Start of Record excerpts
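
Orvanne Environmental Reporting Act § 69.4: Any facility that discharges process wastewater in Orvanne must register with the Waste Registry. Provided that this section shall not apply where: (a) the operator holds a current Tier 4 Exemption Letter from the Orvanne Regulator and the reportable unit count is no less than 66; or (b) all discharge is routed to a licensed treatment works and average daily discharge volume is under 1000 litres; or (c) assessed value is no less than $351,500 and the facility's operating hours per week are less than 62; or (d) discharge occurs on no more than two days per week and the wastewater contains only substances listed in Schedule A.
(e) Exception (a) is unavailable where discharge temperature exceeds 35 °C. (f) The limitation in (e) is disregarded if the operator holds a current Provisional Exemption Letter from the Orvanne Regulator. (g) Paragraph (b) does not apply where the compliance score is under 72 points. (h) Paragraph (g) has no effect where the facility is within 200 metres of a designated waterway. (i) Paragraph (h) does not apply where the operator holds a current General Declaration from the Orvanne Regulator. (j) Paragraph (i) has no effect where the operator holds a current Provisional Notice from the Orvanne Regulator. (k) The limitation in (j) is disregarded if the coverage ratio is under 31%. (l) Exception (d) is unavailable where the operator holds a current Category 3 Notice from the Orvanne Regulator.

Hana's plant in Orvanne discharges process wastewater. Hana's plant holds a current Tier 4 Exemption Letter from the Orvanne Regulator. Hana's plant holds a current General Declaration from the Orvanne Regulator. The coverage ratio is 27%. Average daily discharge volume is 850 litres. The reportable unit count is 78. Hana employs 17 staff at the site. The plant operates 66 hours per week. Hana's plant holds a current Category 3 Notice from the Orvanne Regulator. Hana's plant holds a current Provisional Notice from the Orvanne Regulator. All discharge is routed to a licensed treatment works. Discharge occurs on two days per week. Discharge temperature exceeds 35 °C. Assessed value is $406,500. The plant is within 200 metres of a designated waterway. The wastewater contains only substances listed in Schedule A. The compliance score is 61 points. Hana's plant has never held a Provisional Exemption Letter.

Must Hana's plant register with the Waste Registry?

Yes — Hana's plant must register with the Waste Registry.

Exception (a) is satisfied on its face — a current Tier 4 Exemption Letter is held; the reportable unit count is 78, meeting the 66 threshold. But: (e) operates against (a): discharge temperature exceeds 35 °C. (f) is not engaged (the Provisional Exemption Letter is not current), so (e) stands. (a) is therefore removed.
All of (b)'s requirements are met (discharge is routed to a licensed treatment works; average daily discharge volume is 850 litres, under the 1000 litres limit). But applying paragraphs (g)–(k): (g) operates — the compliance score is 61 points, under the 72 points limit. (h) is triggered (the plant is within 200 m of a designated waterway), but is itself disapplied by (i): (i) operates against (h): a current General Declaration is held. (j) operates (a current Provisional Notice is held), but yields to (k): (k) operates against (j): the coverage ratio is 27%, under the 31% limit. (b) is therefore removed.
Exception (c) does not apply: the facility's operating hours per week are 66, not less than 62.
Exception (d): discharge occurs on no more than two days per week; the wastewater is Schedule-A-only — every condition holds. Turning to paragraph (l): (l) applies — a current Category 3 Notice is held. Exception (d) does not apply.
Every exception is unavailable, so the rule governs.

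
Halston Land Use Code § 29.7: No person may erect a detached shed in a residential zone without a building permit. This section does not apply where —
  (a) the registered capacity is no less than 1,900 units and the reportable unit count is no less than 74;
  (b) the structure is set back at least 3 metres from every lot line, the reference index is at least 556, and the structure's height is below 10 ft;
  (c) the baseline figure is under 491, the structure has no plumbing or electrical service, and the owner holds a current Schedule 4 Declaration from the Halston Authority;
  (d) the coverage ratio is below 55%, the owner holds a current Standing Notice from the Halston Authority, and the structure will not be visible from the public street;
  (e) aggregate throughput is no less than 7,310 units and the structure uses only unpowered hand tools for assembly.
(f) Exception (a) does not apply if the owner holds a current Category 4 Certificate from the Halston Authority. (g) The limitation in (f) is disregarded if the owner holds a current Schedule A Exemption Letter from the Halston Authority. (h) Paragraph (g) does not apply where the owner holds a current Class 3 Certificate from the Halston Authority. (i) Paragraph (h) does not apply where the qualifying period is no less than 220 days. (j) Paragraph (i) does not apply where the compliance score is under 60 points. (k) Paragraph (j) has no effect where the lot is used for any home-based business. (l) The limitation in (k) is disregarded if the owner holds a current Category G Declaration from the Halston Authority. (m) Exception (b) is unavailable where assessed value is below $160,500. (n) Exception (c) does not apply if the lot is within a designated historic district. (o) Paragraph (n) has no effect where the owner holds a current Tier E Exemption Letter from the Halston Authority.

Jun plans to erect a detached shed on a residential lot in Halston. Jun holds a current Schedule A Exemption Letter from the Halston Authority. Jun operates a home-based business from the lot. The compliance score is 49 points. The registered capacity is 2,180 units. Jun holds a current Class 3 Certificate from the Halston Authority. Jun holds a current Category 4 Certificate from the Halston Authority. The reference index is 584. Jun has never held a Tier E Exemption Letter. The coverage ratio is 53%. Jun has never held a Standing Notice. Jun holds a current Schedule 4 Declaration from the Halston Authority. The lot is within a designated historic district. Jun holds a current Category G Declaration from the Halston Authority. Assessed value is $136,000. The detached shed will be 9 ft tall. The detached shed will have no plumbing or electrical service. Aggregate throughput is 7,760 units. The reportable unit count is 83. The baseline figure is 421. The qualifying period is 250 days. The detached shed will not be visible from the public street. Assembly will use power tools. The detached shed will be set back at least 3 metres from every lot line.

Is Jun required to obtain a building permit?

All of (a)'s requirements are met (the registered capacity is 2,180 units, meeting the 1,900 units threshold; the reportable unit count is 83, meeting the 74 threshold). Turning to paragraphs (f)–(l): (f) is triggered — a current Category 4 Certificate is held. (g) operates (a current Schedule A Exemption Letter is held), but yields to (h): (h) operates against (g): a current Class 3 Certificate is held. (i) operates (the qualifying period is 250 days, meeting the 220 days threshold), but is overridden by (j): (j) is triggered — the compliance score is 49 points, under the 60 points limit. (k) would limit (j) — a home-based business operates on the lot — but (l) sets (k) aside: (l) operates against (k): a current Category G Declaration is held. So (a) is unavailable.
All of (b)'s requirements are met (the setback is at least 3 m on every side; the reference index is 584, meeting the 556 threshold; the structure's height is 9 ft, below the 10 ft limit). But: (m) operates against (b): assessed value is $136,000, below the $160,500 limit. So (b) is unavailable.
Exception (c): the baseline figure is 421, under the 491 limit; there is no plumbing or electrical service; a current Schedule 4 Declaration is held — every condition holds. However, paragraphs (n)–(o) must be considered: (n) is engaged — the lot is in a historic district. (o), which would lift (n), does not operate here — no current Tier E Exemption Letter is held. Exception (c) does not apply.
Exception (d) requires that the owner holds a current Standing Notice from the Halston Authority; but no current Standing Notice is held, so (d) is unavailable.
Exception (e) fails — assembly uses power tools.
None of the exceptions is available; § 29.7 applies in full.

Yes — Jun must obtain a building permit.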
End of Record excerpts
Filter the entries down to the lines holding the string "section". Copy each of those lines.

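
Orvanne Environmental Reporting Act § 69.4: Any facility that discharges process wastewater in Orvanne must register with the Waste Registry. Provided that this section shall not apply where: (a) the operator holds a current Tier 4 Exemption Letter from the Orvanne Regulator and the reportable unit count is no less than 66; or (b) all discharge is routed to a licensed treatment works and average daily discharge volume is under 1000 litres; or (c) assessed value is no less than $351,500 and the facility's operating hours per week are less than 62; or (d) discharge occurs on no more than two days per week and the wastewater contains only substances listed in Schedule A.
Halston Land Use Code § 29.7: No person may erect a detached shed in a residential zone without a building permit. This section does not apply where —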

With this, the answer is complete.